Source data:
-- Opening Marker --
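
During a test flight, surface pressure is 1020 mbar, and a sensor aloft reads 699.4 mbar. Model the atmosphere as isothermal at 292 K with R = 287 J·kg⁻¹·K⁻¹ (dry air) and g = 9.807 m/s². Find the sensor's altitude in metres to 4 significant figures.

z ≈ 3224 m

Scale height: H = RT/g = 287 × 292 / 9.807 = 8545.3 m.
Invert the barometric formula: z = H ln(P₀/P).
P₀/P = 1020/699.4 = 1.4584; ln(1.4584) = 0.37734.
z = 8545.3 × 0.37734 = 3224.5 m.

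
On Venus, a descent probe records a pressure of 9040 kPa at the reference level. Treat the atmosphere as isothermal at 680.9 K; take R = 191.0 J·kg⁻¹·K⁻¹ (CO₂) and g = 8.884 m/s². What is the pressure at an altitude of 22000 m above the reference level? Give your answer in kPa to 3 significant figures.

P ≈ 2010 kPa

Scale height: H = RT/g = 191.0 × 680.9 / 8.884 = 14639 m.
Barometric formula: P = P₀ exp(−z/H).
z/H = 22000/14639 = 1.5028; exp(−1.5028) = 0.22251.
P = 9040 × 0.22251 = 2011.5 kPa.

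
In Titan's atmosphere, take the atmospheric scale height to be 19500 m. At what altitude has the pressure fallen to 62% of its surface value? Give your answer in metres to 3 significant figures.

z ≈ 9320 m

Set P/P₀ = exp(−z/H) = 0.62, so z = −H ln(0.62).
−ln(0.62) = 0.47804; z = 19500 × 0.47804 = 9321.8 m.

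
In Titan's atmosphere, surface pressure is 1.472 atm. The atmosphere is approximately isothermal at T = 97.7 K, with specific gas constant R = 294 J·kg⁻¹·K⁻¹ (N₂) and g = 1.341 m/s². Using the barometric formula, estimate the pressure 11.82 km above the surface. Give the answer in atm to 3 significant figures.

P ≈ 0.848 atm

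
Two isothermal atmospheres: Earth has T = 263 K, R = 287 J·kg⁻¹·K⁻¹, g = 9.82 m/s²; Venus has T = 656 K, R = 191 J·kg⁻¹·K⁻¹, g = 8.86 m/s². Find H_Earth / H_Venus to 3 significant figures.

H_Earth/H_Venus ≈ 0.544

H = RT/g for each body.
H_Earth = 287 × 263 / 9.82 = 7686.5 m.
H_Venus = 191 × 656 / 8.86 = 14142 m.
H_Earth/H_Venus = 7686.5/14142 = 0.54352.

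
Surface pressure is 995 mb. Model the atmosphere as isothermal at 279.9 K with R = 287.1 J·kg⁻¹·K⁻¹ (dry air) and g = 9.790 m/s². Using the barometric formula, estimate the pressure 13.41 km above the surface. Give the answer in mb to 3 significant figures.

Scale height: H = RT/g = 287.1 × 279.9 / 9.790 = 8208.3 m.
Barometric formula: P = P₀ exp(−z/H).
z/H = 13410/8208.3 = 1.6337; exp(−1.6337) = 0.19521.
P = 995 × 0.19521 = 194.23 mb.

P ≈ 194 mb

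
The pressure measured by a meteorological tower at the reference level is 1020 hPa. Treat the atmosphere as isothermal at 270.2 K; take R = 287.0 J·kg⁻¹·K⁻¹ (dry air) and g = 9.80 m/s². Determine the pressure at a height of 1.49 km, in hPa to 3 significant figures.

Scale height: H = RT/g = 287.0 × 270.2 / 9.80 = 7913.0 m.
Barometric formula: P = P₀ exp(−z/H).
z/H = 1490.0/7913.0 = 0.18830; exp(−0.18830) = 0.82837.
P = 1020 × 0.82837 = 844.94 hPa.

P ≈ 845 hPa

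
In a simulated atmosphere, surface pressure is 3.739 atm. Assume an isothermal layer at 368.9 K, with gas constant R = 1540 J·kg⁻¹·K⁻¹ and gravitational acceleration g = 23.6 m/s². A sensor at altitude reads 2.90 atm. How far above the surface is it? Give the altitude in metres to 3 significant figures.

z ≈ 6120 m

Scale height: H = RT/g = 1540 × 368.9 / 23.6 = 24072 m.
Invert the barometric formula: z = H ln(P₀/P).
P₀/P = 3.739/2.90 = 1.2893; ln(1.2893) = 0.25410.
z = 24072 × 0.25410 = 6116.7 m.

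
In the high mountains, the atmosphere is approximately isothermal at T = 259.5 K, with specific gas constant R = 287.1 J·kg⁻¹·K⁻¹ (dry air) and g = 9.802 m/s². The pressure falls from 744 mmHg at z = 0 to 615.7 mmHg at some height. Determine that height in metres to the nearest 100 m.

z ≈ 1400 m

Scale height: H = RT/g = 287.1 × 259.5 / 9.802 = 7600.7 m.
Invert the barometric formula: z = H ln(P₀/P).
P₀/P = 744/615.7 = 1.2084; ln(1.2084) = 0.18930.
z = 7600.7 × 0.18930 = 1438.8 m.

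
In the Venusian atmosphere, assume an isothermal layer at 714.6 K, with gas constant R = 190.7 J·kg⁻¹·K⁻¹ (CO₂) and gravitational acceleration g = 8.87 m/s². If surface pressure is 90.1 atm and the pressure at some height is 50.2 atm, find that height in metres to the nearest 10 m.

z ≈ 8990 m

Scale height: H = RT/g = 190.7 × 714.6 / 8.87 = 15363 m.
Invert the barometric formula: z = H ln(P₀/P).
P₀/P = 90.1/50.2 = 1.7948; ln(1.7948) = 0.58489.
z = 15363 × 0.58489 = 8985.7 m.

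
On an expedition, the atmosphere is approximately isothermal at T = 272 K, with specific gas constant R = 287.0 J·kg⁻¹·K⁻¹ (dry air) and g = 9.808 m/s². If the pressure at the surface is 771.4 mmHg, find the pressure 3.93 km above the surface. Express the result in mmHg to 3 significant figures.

Scale height: H = RT/g = 287.0 × 272 / 9.808 = 7959.2 m.
Barometric formula: P = P₀ exp(−z/H).
z/H = 3930.0/7959.2 = 0.49377; exp(−0.49377) = 0.61032.
P = 771.4 × 0.61032 = 470.80 mmHg.

P ≈ 471 mmHg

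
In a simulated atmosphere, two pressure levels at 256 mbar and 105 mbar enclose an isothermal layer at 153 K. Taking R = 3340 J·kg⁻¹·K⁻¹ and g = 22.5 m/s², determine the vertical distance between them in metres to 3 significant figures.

Hypsometric equation: Δz = (R T̄/g) ln(P₁/P₂).
R T̄/g = 3340 × 153 / 22.5 = 22712 m.
ln(256/105) = ln(2.4381) = 0.89122.
Δz = 22712 × 0.89122 = 20241 m.

Δz ≈ 20200 m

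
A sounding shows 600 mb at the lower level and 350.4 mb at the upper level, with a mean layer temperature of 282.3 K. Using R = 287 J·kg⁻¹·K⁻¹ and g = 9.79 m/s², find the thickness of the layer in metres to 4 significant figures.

Hypsometric equation: Δz = (R T̄/g) ln(P₁/P₂).
R T̄/g = 287 × 282.3 / 9.79 = 8275.8 m.
ln(600/350.4) = ln(1.7123) = 0.53784.
Δz = 8275.8 × 0.53784 = 4451.1 m.

Δz ≈ 4451 m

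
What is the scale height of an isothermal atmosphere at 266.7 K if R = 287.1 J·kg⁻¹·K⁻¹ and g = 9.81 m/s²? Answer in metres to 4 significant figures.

The scale height of an isothermal atmosphere is H = RT/g.
H = 287.1 × 266.7 / 9.81 = 76570/9.81 = 7805.3 m.

H ≈ 7805 m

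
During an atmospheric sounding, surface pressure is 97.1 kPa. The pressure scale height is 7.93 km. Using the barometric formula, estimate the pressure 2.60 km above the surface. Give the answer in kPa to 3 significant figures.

Barometric formula: P = P₀ exp(−z/H).
z/H = 2600.0/7930.0 = 0.32787; exp(−0.32787) = 0.72046.
P = 97.1 × 0.72046 = 69.957 kPa.

P ≈ 70.0 kPa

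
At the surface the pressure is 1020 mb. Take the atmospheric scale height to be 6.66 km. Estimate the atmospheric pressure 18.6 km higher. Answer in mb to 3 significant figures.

P ≈ 62.5 mb

Barometric formula: P = P₀ exp(−z/H).
z/H = 18600/6660.0 = 2.7928; exp(−2.7928) = 0.061249.
P = 1020 × 0.061249 = 62.474 mb.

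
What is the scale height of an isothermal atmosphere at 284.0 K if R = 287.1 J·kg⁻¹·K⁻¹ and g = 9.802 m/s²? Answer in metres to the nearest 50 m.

H ≈ 8300 m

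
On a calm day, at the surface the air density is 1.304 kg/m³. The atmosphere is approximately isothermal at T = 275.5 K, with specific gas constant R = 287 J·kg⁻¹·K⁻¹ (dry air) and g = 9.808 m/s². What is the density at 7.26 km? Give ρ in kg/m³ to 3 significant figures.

Scale height: H = RT/g = 287 × 275.5 / 9.808 = 8061.6 m.
In an isothermal atmosphere, density decays like pressure: ρ = ρ₀ exp(−z/H).
z/H = 7260.0/8061.6 = 0.90057; exp(−0.90057) = 0.40634.
ρ = 1.304 × 0.40634 = 0.52987 kg/m³.

ρ ≈ 0.530 kg/m³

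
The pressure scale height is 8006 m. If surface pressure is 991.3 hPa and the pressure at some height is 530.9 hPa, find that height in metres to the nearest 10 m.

z ≈ 5000 m

Invert the barometric formula: z = H ln(P₀/P).
P₀/P = 991.3/530.9 = 1.8672; ln(1.8672) = 0.62444.
z = 8006.0 × 0.62444 = 4999.3 m.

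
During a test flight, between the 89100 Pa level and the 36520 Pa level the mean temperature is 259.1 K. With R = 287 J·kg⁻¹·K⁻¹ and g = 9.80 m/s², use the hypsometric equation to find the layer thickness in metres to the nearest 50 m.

Hypsometric equation: Δz = (R T̄/g) ln(P₁/P₂).
R T̄/g = 287 × 259.1 / 9.80 = 7587.9 m.
ln(89100/36520) = ln(2.4398) = 0.89192.
Δz = 7587.9 × 0.89192 = 6767.8 m.

Δz ≈ 6750 m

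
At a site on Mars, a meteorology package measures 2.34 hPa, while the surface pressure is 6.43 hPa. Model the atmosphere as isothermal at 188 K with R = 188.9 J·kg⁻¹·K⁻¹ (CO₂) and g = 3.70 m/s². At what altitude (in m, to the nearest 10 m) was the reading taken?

Scale height: H = RT/g = 188.9 × 188 / 3.70 = 9598.2 m.
Invert the barometric formula: z = H ln(P₀/P).
P₀/P = 6.43/2.34 = 2.7479; ln(2.7479) = 1.0108.
z = 9598.2 × 1.0108 = 9701.9 m.

z ≈ 9700 m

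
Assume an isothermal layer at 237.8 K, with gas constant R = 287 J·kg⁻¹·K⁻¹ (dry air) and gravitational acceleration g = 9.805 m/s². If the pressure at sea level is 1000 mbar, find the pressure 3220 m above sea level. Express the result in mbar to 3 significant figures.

P ≈ 630 mbar

Scale height: H = RT/g = 287 × 237.8 / 9.805 = 6960.6 m.
Barometric formula: P = P₀ exp(−z/H).
z/H = 3220.0/6960.6 = 0.46260; exp(−0.46260) = 0.62964.
P = 1000 × 0.62964 = 629.64 mbar.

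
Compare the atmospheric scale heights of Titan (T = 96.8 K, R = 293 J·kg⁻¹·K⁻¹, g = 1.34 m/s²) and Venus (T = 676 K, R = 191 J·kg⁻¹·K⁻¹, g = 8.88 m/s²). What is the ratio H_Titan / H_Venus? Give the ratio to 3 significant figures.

H = RT/g for each body.
H_Titan = 293 × 96.8 / 1.34 = 21166 m.
H_Venus = 191 × 676 / 8.88 = 14540 m.
H_Titan/H_Venus = 21166/14540 = 1.4557.

H_Titan/H_Venus ≈ 1.46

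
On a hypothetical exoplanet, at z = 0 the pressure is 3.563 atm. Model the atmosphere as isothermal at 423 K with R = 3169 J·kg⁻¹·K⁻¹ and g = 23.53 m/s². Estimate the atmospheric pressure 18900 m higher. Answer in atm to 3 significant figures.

P ≈ 2.56 atm

Scale height: H = RT/g = 3169 × 423 / 23.53 = 56969 m.
Barometric formula: P = P₀ exp(−z/H).
z/H = 18900/56969 = 0.33176; exp(−0.33176) = 0.71766.
P = 3.563 × 0.71766 = 2.5570 atm.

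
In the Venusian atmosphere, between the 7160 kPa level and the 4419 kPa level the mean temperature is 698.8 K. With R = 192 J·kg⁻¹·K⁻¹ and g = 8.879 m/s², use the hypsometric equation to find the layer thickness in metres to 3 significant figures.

Δz ≈ 7290 m

Hypsometric equation: Δz = (R T̄/g) ln(P₁/P₂).
R T̄/g = 192 × 698.8 / 8.879 = 15111 m.
ln(7160/4419) = ln(1.6203) = 0.48261.
Δz = 15111 × 0.48261 = 7292.7 m.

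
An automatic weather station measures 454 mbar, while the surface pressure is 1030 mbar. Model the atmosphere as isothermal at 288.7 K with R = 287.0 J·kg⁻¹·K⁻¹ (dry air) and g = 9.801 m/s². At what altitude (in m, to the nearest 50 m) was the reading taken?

z ≈ 6950 m

Scale height: H = RT/g = 287.0 × 288.7 / 9.801 = 8453.9 m.
Invert the barometric formula: z = H ln(P₀/P).
P₀/P = 1030/454 = 2.2687; ln(2.2687) = 0.81921.
z = 8453.9 × 0.81921 = 6925.5 m.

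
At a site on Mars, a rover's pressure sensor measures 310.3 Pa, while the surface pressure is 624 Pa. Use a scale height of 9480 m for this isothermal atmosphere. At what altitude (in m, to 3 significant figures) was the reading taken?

Invert the barometric formula: z = H ln(P₀/P).
P₀/P = 624/310.3 = 2.0110; ln(2.0110) = 0.69863.
z = 9480.0 × 0.69863 = 6623.0 m.

z ≈ 6620 m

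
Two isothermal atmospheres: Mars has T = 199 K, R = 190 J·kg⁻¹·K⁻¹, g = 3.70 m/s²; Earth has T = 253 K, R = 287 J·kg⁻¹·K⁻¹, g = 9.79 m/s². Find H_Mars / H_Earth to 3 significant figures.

H = RT/g for each body.
H_Mars = 190 × 199 / 3.70 = 10219 m.
H_Earth = 287 × 253 / 9.79 = 7416.9 m.
H_Mars/H_Earth = 10219/7416.9 = 1.3778.

H_Mars/H_Earth ≈ 1.38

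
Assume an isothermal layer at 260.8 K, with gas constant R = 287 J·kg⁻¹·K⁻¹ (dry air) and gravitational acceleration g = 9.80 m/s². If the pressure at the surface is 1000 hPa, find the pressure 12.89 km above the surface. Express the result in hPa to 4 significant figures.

P ≈ 184.9 hPa

Scale height: H = RT/g = 287 × 260.8 / 9.80 = 7637.7 m.
Barometric formula: P = P₀ exp(−z/H).
z/H = 12890/7637.7 = 1.6877; exp(−1.6877) = 0.18494.
P = 1000 × 0.18494 = 184.94 hPa.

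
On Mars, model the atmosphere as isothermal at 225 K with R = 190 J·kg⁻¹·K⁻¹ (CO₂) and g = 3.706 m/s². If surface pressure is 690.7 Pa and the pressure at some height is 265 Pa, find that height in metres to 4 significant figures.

Scale height: H = RT/g = 190 × 225 / 3.706 = 11535 m.
Invert the barometric formula: z = H ln(P₀/P).
P₀/P = 690.7/265 = 2.6064; ln(2.6064) = 0.95797.
z = 11535 × 0.95797 = 11050 m.

z ≈ 11050 m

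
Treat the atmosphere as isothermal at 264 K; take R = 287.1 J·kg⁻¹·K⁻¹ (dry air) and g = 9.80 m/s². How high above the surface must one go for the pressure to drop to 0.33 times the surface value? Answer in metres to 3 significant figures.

z ≈ 8570 m

Scale height: H = RT/g = 287.1 × 264 / 9.80 = 7734.1 m.
Set P/P₀ = exp(−z/H) = 0.33, so z = −H ln(0.33).
−ln(0.33) = 1.1087; z = 7734.1 × 1.1087 = 8574.8 m.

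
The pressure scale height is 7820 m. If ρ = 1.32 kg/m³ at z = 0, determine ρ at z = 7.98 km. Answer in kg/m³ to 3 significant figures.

ρ ≈ 0.476 kg/m³

In an isothermal atmosphere, density decays like pressure: ρ = ρ₀ exp(−z/H).
z/H = 7980.0/7820.0 = 1.0205; exp(−1.0205) = 0.36041.
ρ = 1.32 × 0.36041 = 0.47574 kg/m³.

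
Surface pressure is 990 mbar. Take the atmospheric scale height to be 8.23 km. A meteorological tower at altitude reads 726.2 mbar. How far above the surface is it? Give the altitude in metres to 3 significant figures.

Invert the barometric formula: z = H ln(P₀/P).
P₀/P = 990/726.2 = 1.3633; ln(1.3633) = 0.30991.
z = 8230.0 × 0.30991 = 2550.6 m.

z ≈ 2550 m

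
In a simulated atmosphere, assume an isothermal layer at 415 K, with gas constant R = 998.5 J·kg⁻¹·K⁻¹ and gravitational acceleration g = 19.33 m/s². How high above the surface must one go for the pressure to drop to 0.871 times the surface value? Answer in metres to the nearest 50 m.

Scale height: H = RT/g = 998.5 × 415 / 19.33 = 21437 m.
Set P/P₀ = exp(−z/H) = 0.871, so z = −H ln(0.871).
−ln(0.871) = 0.13811; z = 21437 × 0.13811 = 2960.7 m.

z ≈ 2950 m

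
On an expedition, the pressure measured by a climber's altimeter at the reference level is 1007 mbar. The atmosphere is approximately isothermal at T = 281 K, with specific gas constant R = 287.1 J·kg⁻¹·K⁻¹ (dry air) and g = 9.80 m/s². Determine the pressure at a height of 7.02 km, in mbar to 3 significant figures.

P ≈ 429 mbar

Scale height: H = RT/g = 287.1 × 281 / 9.80 = 8232.2 m.
Barometric formula: P = P₀ exp(−z/H).
z/H = 7020.0/8232.2 = 0.85275; exp(−0.85275) = 0.42624.
P = 1007 × 0.42624 = 429.22 mbar.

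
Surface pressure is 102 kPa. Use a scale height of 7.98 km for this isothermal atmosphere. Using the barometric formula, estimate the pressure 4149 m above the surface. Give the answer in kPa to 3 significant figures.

Barometric formula: P = P₀ exp(−z/H).
z/H = 4149.0/7980.0 = 0.51992; exp(−0.51992) = 0.59457.
P = 102 × 0.59457 = 60.646 kPa.

P ≈ 60.6 kPa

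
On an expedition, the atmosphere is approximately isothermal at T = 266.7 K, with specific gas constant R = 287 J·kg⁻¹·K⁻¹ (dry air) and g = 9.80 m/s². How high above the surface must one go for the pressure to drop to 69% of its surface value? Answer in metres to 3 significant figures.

z ≈ 2900 m

Scale height: H = RT/g = 287 × 266.7 / 9.80 = 7810.5 m.
Set P/P₀ = exp(−z/H) = 0.69, so z = −H ln(0.69).
−ln(0.69) = 0.37106; z = 7810.5 × 0.37106 = 2898.2 m.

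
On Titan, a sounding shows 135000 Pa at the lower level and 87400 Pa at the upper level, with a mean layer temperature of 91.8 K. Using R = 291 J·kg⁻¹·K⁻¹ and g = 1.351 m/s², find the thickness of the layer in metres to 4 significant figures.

Δz ≈ 8597 m

Hypsometric equation: Δz = (R T̄/g) ln(P₁/P₂).
R T̄/g = 291 × 91.8 / 1.351 = 19773 m.
ln(135000/87400) = ln(1.5446) = 0.43476.
Δz = 19773 × 0.43476 = 8596.5 m.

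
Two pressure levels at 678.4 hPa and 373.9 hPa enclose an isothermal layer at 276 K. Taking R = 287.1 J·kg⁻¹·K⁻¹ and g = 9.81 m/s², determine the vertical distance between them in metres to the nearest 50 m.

Hypsometric equation: Δz = (R T̄/g) ln(P₁/P₂).
R T̄/g = 287.1 × 276 / 9.81 = 8077.4 m.
ln(678.4/373.9) = ln(1.8144) = 0.59575.
Δz = 8077.4 × 0.59575 = 4812.1 m.

Δz ≈ 4800 m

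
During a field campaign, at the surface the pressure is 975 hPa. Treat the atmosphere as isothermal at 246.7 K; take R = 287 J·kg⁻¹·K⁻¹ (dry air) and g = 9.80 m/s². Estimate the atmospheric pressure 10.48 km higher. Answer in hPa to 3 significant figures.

P ≈ 229 hPa

Scale height: H = RT/g = 287 × 246.7 / 9.80 = 7224.8 m.
Barometric formula: P = P₀ exp(−z/H).
z/H = 10480/7224.8 = 1.4506; exp(−1.4506) = 0.23443.
P = 975 × 0.23443 = 228.57 hPa.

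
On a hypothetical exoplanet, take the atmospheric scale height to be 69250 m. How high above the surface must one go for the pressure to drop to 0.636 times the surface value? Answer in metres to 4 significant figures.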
-- Closing Marker --
Output exactly the lines above, from the one holding "During a field" through the end of the data, including the first and last.

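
During a field campaign, at the surface the pressure is 975 hPa. Treat the atmosphere as isothermal at 246.7 K; take R = 287 J·kg⁻¹·K⁻¹ (dry air) and g = 9.80 m/s². Estimate the atmospheric pressure 10.48 km higher. Answer in hPa to 3 significant figures.

P ≈ 229 hPa

Scale height: H = RT/g = 287 × 246.7 / 9.80 = 7224.8 m.
Barometric formula: P = P₀ exp(−z/H).
z/H = 10480/7224.8 = 1.4506; exp(−1.4506) = 0.23443.
P = 975 × 0.23443 = 228.57 hPa.

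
On a hypothetical exoplanet, take the atmospheric scale height to be 69250 m. How high above the surface must one go for the pressure to drop to 0.636 times the surface value? Answer in metres to 4 significant figures.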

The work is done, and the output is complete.